How to complete this task => Give every line from the entries that contains "maps".

______________________________

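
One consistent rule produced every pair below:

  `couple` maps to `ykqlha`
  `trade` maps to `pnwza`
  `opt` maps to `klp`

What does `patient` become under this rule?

lwpeajp

This is a Caesar cipher with shift 22.
Applying it to patient: p+22=l, a+22=w, t+22=p, i+22=e, e+22=a, n+22=j, t+22=p.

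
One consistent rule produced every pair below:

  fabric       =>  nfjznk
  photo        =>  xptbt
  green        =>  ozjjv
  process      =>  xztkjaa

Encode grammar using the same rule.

Two shifts are in play — +5 for a/e/i/o/u, +8 for every other letter.
On grammar: g(cons)+8=o, r(cons)+8=z, a(vowel)+5=f, m(cons)+8=u, m(cons)+8=u, a(vowel)+5=f, r(cons)+8=z.

ozfuufz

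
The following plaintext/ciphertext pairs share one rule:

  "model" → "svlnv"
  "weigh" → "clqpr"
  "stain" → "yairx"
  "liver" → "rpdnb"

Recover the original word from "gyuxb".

armor

In model: m→s is +6, o→v is +7, d→l is +8, e→n is +9 — the shift increases by 1 each position. Each letter shifts forward by (position + 6), i.e. 6, 7, 8, … — the shift grows by one for each successive letter.
Reversing it on gyuxb: g−6=a, y−7=r, u−8=m, x−9=o, b−10=r.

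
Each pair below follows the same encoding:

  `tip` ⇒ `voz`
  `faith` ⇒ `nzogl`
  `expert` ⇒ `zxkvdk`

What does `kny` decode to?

she

The output letters match the input read backwards, each shifted +6: tip reversed is pit. The word is reversed, then every letter is shifted forward by 6.
Decoding kny: shift back: k−6=e, n−6=h, y−6=s → ehs; then reverse → she.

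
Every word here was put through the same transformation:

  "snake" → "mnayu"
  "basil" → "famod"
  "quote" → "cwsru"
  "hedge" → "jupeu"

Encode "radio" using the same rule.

This is an affine cipher: with a=0,…,z=25, each position x becomes (5x+0) mod 26.
For radio: r(17)→5·17+0≡7=h; a(0)→5·0+0≡0=a; d(3)→5·3+0≡15=p; i(8)→5·8+0≡14=o; o(14)→5·14+0≡18=s (all mod 26).

hapos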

______________________________

Result below =>
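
  `couple` maps to `ykqlha`
  `trade` maps to `pnwza`
  `opt` maps to `klp`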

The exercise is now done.